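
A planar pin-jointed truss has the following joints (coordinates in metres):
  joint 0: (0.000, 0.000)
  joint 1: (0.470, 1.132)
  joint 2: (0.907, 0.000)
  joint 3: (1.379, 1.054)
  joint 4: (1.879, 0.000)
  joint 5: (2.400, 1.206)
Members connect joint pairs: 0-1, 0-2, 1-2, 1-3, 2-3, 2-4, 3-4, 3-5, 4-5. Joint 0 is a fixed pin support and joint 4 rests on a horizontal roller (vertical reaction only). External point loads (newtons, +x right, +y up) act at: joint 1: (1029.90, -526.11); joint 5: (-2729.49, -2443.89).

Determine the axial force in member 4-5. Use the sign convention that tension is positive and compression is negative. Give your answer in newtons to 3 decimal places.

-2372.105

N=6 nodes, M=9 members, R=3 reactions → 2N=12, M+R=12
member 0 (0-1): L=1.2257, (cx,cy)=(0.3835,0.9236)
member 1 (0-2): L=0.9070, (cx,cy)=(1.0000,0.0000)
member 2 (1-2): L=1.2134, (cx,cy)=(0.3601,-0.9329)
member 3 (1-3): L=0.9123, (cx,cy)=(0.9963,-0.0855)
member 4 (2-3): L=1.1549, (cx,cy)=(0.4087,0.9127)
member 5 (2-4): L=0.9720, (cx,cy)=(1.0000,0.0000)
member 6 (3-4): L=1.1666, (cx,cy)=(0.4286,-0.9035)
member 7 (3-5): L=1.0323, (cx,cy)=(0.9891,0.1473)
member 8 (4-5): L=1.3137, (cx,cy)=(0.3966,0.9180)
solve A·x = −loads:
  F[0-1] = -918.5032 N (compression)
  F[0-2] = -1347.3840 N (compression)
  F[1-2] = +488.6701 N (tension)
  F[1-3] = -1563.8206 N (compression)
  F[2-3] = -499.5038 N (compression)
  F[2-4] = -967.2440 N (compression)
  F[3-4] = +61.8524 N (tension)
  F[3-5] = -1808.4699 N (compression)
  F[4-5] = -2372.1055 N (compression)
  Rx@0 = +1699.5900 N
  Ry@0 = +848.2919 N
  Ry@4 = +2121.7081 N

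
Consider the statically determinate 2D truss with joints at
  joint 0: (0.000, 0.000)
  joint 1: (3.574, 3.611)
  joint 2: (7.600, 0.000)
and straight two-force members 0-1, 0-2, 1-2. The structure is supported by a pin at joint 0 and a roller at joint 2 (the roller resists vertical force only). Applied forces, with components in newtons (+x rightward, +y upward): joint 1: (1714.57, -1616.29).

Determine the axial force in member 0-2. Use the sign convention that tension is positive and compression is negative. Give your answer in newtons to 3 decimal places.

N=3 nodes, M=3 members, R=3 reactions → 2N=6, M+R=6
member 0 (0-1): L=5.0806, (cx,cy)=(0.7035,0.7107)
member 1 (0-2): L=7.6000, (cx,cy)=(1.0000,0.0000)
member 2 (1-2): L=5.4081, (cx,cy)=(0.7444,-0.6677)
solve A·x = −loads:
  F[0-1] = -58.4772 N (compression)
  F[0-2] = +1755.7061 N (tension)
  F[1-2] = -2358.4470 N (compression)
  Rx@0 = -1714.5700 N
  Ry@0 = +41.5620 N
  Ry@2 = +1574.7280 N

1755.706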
+===+
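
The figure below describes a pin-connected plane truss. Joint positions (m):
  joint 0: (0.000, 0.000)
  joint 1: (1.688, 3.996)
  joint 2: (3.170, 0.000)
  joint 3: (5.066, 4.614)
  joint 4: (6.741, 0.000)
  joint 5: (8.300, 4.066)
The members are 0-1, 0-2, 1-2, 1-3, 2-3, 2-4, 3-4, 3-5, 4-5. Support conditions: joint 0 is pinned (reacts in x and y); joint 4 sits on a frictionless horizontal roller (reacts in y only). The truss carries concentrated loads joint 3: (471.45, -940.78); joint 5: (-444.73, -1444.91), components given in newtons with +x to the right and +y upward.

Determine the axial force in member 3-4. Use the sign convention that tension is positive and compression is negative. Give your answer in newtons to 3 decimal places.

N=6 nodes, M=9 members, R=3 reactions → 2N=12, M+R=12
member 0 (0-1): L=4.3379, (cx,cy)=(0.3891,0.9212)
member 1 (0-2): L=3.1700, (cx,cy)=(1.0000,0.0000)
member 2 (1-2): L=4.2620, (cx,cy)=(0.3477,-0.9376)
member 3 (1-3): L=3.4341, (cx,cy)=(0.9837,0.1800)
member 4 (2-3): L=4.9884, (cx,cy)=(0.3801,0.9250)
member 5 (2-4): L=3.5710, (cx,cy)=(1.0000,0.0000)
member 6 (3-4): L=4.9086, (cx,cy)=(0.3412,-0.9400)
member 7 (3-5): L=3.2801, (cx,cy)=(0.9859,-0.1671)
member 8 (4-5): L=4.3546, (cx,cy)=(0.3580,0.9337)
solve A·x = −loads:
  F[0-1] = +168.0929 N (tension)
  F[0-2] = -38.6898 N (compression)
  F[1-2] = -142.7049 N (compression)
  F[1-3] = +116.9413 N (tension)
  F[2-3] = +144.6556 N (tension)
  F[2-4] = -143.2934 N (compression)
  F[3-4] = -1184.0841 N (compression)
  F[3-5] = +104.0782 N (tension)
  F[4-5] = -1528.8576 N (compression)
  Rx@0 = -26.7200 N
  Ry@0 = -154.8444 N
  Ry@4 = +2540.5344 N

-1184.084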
+===+
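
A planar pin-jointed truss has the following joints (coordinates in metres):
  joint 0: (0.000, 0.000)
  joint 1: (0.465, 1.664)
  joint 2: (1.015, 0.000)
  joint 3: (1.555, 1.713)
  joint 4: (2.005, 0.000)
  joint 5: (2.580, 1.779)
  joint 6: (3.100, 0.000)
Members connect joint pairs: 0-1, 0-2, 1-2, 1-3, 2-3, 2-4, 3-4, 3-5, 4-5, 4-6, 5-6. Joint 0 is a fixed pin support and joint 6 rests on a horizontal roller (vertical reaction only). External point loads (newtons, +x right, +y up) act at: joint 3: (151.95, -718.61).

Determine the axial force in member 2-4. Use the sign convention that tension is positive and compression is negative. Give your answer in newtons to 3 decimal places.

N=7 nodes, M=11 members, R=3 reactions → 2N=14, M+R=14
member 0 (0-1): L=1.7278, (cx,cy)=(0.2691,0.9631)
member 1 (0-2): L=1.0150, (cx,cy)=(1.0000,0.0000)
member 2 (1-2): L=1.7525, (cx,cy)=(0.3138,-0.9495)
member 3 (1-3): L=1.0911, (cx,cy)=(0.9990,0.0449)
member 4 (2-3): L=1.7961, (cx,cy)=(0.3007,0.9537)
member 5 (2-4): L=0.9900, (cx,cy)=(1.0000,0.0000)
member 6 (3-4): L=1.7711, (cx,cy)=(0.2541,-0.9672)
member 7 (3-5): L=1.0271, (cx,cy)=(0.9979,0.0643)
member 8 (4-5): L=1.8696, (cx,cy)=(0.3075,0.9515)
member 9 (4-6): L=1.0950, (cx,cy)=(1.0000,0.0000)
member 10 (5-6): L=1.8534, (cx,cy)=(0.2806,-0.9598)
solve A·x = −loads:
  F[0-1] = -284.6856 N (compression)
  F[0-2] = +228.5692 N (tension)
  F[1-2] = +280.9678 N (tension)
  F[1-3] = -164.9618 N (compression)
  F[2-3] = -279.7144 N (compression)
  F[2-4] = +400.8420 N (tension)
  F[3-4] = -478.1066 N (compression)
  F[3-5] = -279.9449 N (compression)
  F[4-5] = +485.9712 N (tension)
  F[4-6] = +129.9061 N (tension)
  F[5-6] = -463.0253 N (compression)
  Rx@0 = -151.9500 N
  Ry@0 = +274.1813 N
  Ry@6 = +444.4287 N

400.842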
+===+
### [What you are asked to do]
Take from the listing every line in which the word "components" appears.

### [Result of the exercise]
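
and straight two-force members 0-1, 0-2, 1-2. The structure is supported by a pin at joint 0 and a roller at joint 2 (the roller resists vertical force only). Applied forces, with components in newtons (+x rightward, +y upward): joint 1: (1714.57, -1616.29).
The members are 0-1, 0-2, 1-2, 1-3, 2-3, 2-4, 3-4, 3-5, 4-5. Support conditions: joint 0 is pinned (reacts in x and y); joint 4 sits on a frictionless horizontal roller (reacts in y only). The truss carries concentrated loads joint 3: (471.45, -940.78); joint 5: (-444.73, -1444.91), components given in newtons with +x to the right and +y upward.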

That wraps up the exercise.